**WHAT THE EXERCISE ASKS**
Return only the lines from the one containing "Pow(Add(m, 21), -1))?" to the end of the entries below, exactly as written, both ends included.

**MATERIAL FOR THIS EXERCISE**

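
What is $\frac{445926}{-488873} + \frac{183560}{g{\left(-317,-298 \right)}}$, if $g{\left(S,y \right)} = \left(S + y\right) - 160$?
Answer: $- \frac{18016624106}{75775315} \approx -237.76$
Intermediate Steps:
$g{\left(S,y \right)} = -160 + S + y$
$\frac{445926}{-488873} + \frac{183560}{g{\left(-317,-298 \right)}} = \frac{445926}{-488873} + \frac{183560}{-160 - 317 - 298} = 445926 \left(- \frac{1}{488873}\right) + \frac{183560}{-775} = - \frac{445926}{488873} + 183560 \left(- \frac{1}{775}\right) = - \frac{445926}{488873} - \frac{36712}{155} = - \frac{18016624106}{75775315}$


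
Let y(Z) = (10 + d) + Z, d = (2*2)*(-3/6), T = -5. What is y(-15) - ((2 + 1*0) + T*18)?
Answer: 81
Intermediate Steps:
d = -2 (d = 4*(-3*⅙) = 4*(-½) = -2)
y(Z) = 8 + Z (y(Z) = (10 - 2) + Z = 8 + Z)
y(-15) - ((2 + 1*0) + T*18) = (8 - 15) - ((2 + 1*0) - 5*18) = -7 - ((2 + 0) - 90) = -7 - (2 - 90) = -7 - 1*(-88) = -7 + 88 = 81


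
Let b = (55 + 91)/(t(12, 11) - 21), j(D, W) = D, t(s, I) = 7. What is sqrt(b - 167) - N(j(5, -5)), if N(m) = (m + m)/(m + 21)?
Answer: -5/13 + 3*I*sqrt(966)/7 ≈ -0.38462 + 13.32*I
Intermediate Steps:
N(m) = 2*m/(21 + m) (N(m) = (2*m)/(21 + m) = 2*m/(21 + m))
b = -73/7 (b = (55 + 91)/(7 - 21) = 146/(-14) = 146*(-1/14) = -73/7 ≈ -10.429)
sqrt(b - 167) - N(j(5, -5)) = sqrt(-73/7 - 167) - 2*5/(21 + 5) = sqrt(-1242/7) - 2*5/26 = 3*I*sqrt(966)/7 - 2*5/26 = 3*I*sqrt(966)/7 - 1*5/13 = 3*I*sqrt(966)/7 - 5/13 = -5/13 + 3*I*sqrt(966)/7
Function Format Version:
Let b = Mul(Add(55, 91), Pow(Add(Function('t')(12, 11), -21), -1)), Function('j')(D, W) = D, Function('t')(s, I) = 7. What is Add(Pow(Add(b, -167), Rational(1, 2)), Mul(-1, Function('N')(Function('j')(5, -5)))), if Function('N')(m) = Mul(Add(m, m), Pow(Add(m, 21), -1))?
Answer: Add(Rational(-5, 13), Mul(Rational(3, 7), I, Pow(966, Rational(1, 2)))) ≈ Add(-0.38462, Mul(13.320, I))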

**SOLVED PROBLEM**
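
Let b = Mul(Add(55, 91), Pow(Add(Function('t')(12, 11), -21), -1)), Function('j')(D, W) = D, Function('t')(s, I) = 7. What is Add(Pow(Add(b, -167), Rational(1, 2)), Mul(-1, Function('N')(Function('j')(5, -5)))), if Function('N')(m) = Mul(Add(m, m), Pow(Add(m, 21), -1))?
Answer: Add(Rational(-5, 13), Mul(Rational(3, 7), I, Pow(966, Rational(1, 2)))) ≈ Add(-0.38462, Mul(13.320, I))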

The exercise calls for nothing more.